◆ **ABOUT THIS TASK**
From first line to last, the records below are to be duplicated exactly.

[Stored data entries]
_ _ _ _ _ _ _

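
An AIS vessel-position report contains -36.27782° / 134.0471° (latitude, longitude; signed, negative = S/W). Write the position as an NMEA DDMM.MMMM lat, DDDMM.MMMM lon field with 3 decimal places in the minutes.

3616.669,S / 13402.826,E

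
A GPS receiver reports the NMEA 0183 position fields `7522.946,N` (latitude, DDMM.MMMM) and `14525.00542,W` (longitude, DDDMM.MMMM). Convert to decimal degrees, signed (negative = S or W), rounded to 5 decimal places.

75.38243, -145.41676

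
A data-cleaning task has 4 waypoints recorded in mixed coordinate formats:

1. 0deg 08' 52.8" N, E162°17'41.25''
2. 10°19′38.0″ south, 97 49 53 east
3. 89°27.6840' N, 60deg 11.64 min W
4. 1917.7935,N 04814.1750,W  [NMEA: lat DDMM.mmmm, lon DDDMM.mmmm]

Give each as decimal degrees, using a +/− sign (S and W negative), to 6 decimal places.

Point 1:
  φ: 8′ + 52.8″ = 8.88000′; 0 + 8.88000/60 = 0.1480000
  N ⇒ keep positive
  Lon: 162 + 17/60 + 41.25/3600 = 162.2947917
  E ⇒ keep positive
Point 2:
  Latitude: 19′ + 38″ = 19.63333′; 10 + 19.63333/60 = 10.3272222
  hemisphere S, so the sign is −
  λ: 97 + 49/60 + 53/3600 = 97.8313889
  E ⇒ keep positive
Point 3:
  Lat: 27.684′ = 0.461400°; total 89.4614000
  N ⇒ keep positive
  Lon: 60 + 11.64/60 = 60.1940000
  hemisphere W, so the sign is −
Point 4:
  Lat: split at 2 digits → 19° and 17.7935′; 19 + 17.7935/60 = 19.2965583
  N → positive
  Lon: split at 3 digits → 048° and 14.175′; 48 + 14.175/60 = 48.2362500
  W ⇒ negate

1. 0.148000, 162.294792
2. -10.327222, 97.831389
3. 89.461400, -60.194000
4. 19.296558, -48.236250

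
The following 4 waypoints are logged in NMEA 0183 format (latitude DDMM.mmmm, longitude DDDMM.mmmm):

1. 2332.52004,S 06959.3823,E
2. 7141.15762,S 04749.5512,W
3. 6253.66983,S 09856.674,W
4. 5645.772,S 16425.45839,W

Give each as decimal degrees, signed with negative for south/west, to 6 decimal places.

1. -23.542001, 69.989705
2. -71.685960, -47.825853
3. -62.894497, -98.944567
4. -56.762867, -164.424307

Point 1:
  Lat: degrees = first 2 digits = 23, minutes = 32.52004; 23 + 32.52004/60 = 23.5420007
  S → negative
  Longitude: split at 3 digits → 069° and 59.3823′; 69 + 59.3823/60 = 69.9897050
  E ⇒ keep positive
Point 2:
  φ: degrees = first 2 digits = 71, minutes = 41.15762; 71 + 41.15762/60 = 71.6859603
  hemisphere S, so the sign is −
  λ: split at 3 digits → 047° and 49.5512′; 47 + 49.5512/60 = 47.8258533
  hemisphere W, so the sign is −
Point 3:
  Latitude: split at 2 digits → 62° and 53.66983′; 62 + 53.66983/60 = 62.8944972
  S → negative
  λ: split at 3 digits → 098° and 56.674′; 98 + 56.674/60 = 98.9445667
  W ⇒ negate
Point 4:
  Lat: split at 2 digits → 56° and 45.772′; 56 + 45.772/60 = 56.7628667
  hemisphere S, so the sign is −
  Lon: degrees = first 3 digits = 164, minutes = 25.45839; 164 + 25.45839/60 = 164.4243065
  W → negative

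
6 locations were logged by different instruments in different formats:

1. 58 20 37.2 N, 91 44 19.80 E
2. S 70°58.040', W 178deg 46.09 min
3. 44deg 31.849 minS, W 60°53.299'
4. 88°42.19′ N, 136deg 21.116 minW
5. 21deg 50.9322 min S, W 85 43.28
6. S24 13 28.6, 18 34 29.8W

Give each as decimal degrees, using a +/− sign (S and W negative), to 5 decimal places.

1. 58.34367, 91.73883
2. -70.96733, -178.76817
3. -44.53082, -60.88832
4. 88.70317, -136.35193
5. -21.84887, -85.72133
6. -24.22461, -18.57494

Point 1:
  φ: 58° + 20/60 + 37.2/3600 = 58 + 0.333333 + 0.010333 = 58.343667
  N → positive
  Longitude: 91 + 44/60 + 19.8/3600 = 91.738833
  E → positive
Point 2:
  Latitude: 70 + 58.04/60 = 70.967333
  S ⇒ negate
  Longitude: 178 + 46.09/60 = 178.768167
  W ⇒ negate
Point 3:
  Lat: 44 + 31.849/60 = 44.530817
  S → negative
  Longitude: 60 + 53.299/60 = 60.888317
  W → negative
Point 4:
  Latitude: 42.19′ = 0.703167°; total 88.703167
  N ⇒ keep positive
  λ: 21.116′ = 0.351933°; total 136.351933
  hemisphere W, so the sign is −
Point 5:
  Lat: 21 + 50.9322/60 = 21.848870
  S ⇒ negate
  λ: 43.28′ = 0.721333°; total 85.721333
  W → negative
Point 6:
  Lat: 24° + 13/60 + 28.6/3600 = 24 + 0.216667 + 0.007944 = 24.224611
  S ⇒ negate
  Lon: 34′ + 29.8″ = 34.49667′; 18 + 34.49667/60 = 18.574944
  W → negative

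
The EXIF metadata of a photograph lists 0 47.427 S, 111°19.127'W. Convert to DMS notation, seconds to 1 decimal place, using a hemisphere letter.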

_ _ _ _ _ _ _

◆ **SOLUTION TO THE EXERCISE**
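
An AIS vessel-position report contains -36.27782° / 134.0471° (latitude, longitude; signed, negative = S/W). Write the position as an NMEA DDMM.MMMM lat, DDDMM.MMMM lon field with 3 decimal places in the minutes.

3616.669,S / 13402.826,E

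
A GPS receiver reports the NMEA 0183 position fields `7522.946,N` (latitude, DDMM.MMMM) and `14525.00542,W` (longitude, DDDMM.MMMM). Convert to decimal degrees, signed (negative = S or W), rounded to 5 decimal places.

75.38243, -145.41676

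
A data-cleaning task has 4 waypoints recorded in mixed coordinate formats:

1. 0deg 08' 52.8" N, E162°17'41.25''
2. 10°19′38.0″ south, 97 49 53 east
3. 89°27.6840' N, 60deg 11.64 min W
4. 1917.7935,N 04814.1750,W  [NMEA: lat DDMM.mmmm, lon DDDMM.mmmm]

Give each as decimal degrees, using a +/− sign (S and W negative), to 6 decimal places.

Point 1:
  φ: 8′ + 52.8″ = 8.88000′; 0 + 8.88000/60 = 0.1480000
  N ⇒ keep positive
  Lon: 162 + 17/60 + 41.25/3600 = 162.2947917
  E ⇒ keep positive
Point 2:
  Latitude: 19′ + 38″ = 19.63333′; 10 + 19.63333/60 = 10.3272222
  hemisphere S, so the sign is −
  λ: 97 + 49/60 + 53/3600 = 97.8313889
  E ⇒ keep positive
Point 3:
  Lat: 27.684′ = 0.461400°; total 89.4614000
  N ⇒ keep positive
  Lon: 60 + 11.64/60 = 60.1940000
  hemisphere W, so the sign is −
Point 4:
  Lat: split at 2 digits → 19° and 17.7935′; 19 + 17.7935/60 = 19.2965583
  N → positive
  Lon: split at 3 digits → 048° and 14.175′; 48 + 14.175/60 = 48.2362500
  W ⇒ negate

1. 0.148000, 162.294792
2. -10.327222, 97.831389
3. 89.461400, -60.194000
4. 19.296558, -48.236250

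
The following 4 waypoints are logged in NMEA 0183 format (latitude DDMM.mmmm, longitude DDDMM.mmmm):

1. 2332.52004,S 06959.3823,E
2. 7141.15762,S 04749.5512,W
3. 6253.66983,S 09856.674,W
4. 5645.772,S 16425.45839,W

Give each as decimal degrees, signed with negative for south/west, to 6 decimal places.

1. -23.542001, 69.989705
2. -71.685960, -47.825853
3. -62.894497, -98.944567
4. -56.762867, -164.424307

Point 1:
  Lat: degrees = first 2 digits = 23, minutes = 32.52004; 23 + 32.52004/60 = 23.5420007
  S → negative
  Longitude: split at 3 digits → 069° and 59.3823′; 69 + 59.3823/60 = 69.9897050
  E ⇒ keep positive
Point 2:
  φ: degrees = first 2 digits = 71, minutes = 41.15762; 71 + 41.15762/60 = 71.6859603
  hemisphere S, so the sign is −
  λ: split at 3 digits → 047° and 49.5512′; 47 + 49.5512/60 = 47.8258533
  hemisphere W, so the sign is −
Point 3:
  Latitude: split at 2 digits → 62° and 53.66983′; 62 + 53.66983/60 = 62.8944972
  S → negative
  λ: split at 3 digits → 098° and 56.674′; 98 + 56.674/60 = 98.9445667
  W ⇒ negate
Point 4:
  Lat: split at 2 digits → 56° and 45.772′; 56 + 45.772/60 = 56.7628667
  hemisphere S, so the sign is −
  Lon: degrees = first 3 digits = 164, minutes = 25.45839; 164 + 25.45839/60 = 164.4243065
  W → negative

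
6 locations were logged by different instruments in different formats:

1. 58 20 37.2 N, 91 44 19.80 E
2. S 70°58.040', W 178deg 46.09 min
3. 44deg 31.849 minS, W 60°53.299'
4. 88°42.19′ N, 136deg 21.116 minW
5. 21deg 50.9322 min S, W 85 43.28
6. S24 13 28.6, 18 34 29.8W

Give each as decimal degrees, using a +/− sign (S and W negative), to 5 decimal places.

1. 58.34367, 91.73883
2. -70.96733, -178.76817
3. -44.53082, -60.88832
4. 88.70317, -136.35193
5. -21.84887, -85.72133
6. -24.22461, -18.57494

Point 1:
  φ: 58° + 20/60 + 37.2/3600 = 58 + 0.333333 + 0.010333 = 58.343667
  N → positive
  Longitude: 91 + 44/60 + 19.8/3600 = 91.738833
  E → positive
Point 2:
  Latitude: 70 + 58.04/60 = 70.967333
  S ⇒ negate
  Longitude: 178 + 46.09/60 = 178.768167
  W ⇒ negate
Point 3:
  Lat: 44 + 31.849/60 = 44.530817
  S → negative
  Longitude: 60 + 53.299/60 = 60.888317
  W → negative
Point 4:
  Latitude: 42.19′ = 0.703167°; total 88.703167
  N ⇒ keep positive
  λ: 21.116′ = 0.351933°; total 136.351933
  hemisphere W, so the sign is −
Point 5:
  Lat: 21 + 50.9322/60 = 21.848870
  S ⇒ negate
  λ: 43.28′ = 0.721333°; total 85.721333
  W → negative
Point 6:
  Lat: 24° + 13/60 + 28.6/3600 = 24 + 0.216667 + 0.007944 = 24.224611
  S ⇒ negate
  Lon: 34′ + 29.8″ = 34.49667′; 18 + 34.49667/60 = 18.574944
  W → negative

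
The EXIF metadata of a photograph lists 0 47.427 S, 111°19.127'W. Convert to DMS notation, seconds to 1 decimal place, using a hemisphere letter.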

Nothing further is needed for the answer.